BEGIN
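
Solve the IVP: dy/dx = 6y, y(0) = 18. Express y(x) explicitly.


General solution of y' = 6y is y = Ce^(6x).
Apply y(0) = 18: C = 18.
Particular solution: y = 18e^(6x).


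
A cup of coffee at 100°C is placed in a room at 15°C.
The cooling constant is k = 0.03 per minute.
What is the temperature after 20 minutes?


Newton's law: dT/dt = -k(T - T_a) has solution T(t) = T_a + (T₀ - T_a)e^(-kt).
Plug in T_a = 15, T₀ = 100, k = 0.03, t = 20: T(20) = 15 + (85)e^(-0.60) ≈ 61.6°C.


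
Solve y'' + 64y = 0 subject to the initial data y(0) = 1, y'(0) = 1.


Characteristic roots of r² + 64 = 0 are ±8i, so y = C₁cos(8x) + C₂sin(8x).
Apply y(0) = 1: C₁ = 1. Differentiate and apply y'(0) = 1: 8·C₂ = 1, so C₂ = 1/8.
Particular solution: y = cos(8x) + (1/8)sin(8x).


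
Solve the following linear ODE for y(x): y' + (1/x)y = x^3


P(x) = 1/x ⇒ μ = x^1.
(x^1 y)' = x^4 ⇒ x^1 y = x^5/(5) + C.
Solve for y: y = (1/5)x^4 + C/x^1.


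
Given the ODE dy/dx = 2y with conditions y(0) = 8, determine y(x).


General solution of y' = 2y is y = Ce^(2x).
Apply y(0) = 8: C = 8.
Particular solution: y = 8e^(2x).


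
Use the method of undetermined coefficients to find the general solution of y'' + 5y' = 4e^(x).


Characteristic roots of r² + 5r = 0 are -5, 0.
y_h = C₁e^(-5x) + C₂.
Forcing exponent 1 is not a characteristic root; try y_p = Ae^(x).
Substitute: A·(1 + (5)·1 + (0)) = A·6 = 4, so A = 2/3.
General solution: y = C₁e^(-5x) + C₂ + (2/3)e^(x).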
END
Work instructions:
Set down all of the data above, word for word.

Output below:
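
Solve the IVP: dy/dx = 6y, y(0) = 18. Express y(x) explicitly.


General solution of y' = 6y is y = Ce^(6x).
Apply y(0) = 18: C = 18.
Particular solution: y = 18e^(6x).


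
A cup of coffee at 100°C is placed in a room at 15°C.
The cooling constant is k = 0.03 per minute.
What is the temperature after 20 minutes?


Newton's law: dT/dt = -k(T - T_a) has solution T(t) = T_a + (T₀ - T_a)e^(-kt).
Plug in T_a = 15, T₀ = 100, k = 0.03, t = 20: T(20) = 15 + (85)e^(-0.60) ≈ 61.6°C.


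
Solve y'' + 64y = 0 subject to the initial data y(0) = 1, y'(0) = 1.


Characteristic roots of r² + 64 = 0 are ±8i, so y = C₁cos(8x) + C₂sin(8x).
Apply y(0) = 1: C₁ = 1. Differentiate and apply y'(0) = 1: 8·C₂ = 1, so C₂ = 1/8.
Particular solution: y = cos(8x) + (1/8)sin(8x).


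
Solve the following linear ODE for y(x): y' + (1/x)y = x^3


P(x) = 1/x ⇒ μ = x^1.
(x^1 y)' = x^4 ⇒ x^1 y = x^5/(5) + C.
Solve for y: y = (1/5)x^4 + C/x^1.


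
Given the ODE dy/dx = 2y with conditions y(0) = 8, determine y(x).


General solution of y' = 2y is y = Ce^(2x).
Apply y(0) = 8: C = 8.
Particular solution: y = 8e^(2x).


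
Use the method of undetermined coefficients to find the general solution of y'' + 5y' = 4e^(x).


Characteristic roots of r² + 5r = 0 are -5, 0.
y_h = C₁e^(-5x) + C₂.
Forcing exponent 1 is not a characteristic root; try y_p = Ae^(x).
Substitute: A·(1 + (5)·1 + (0)) = A·6 = 4, so A = 2/3.
General solution: y = C₁e^(-5x) + C₂ + (2/3)e^(x).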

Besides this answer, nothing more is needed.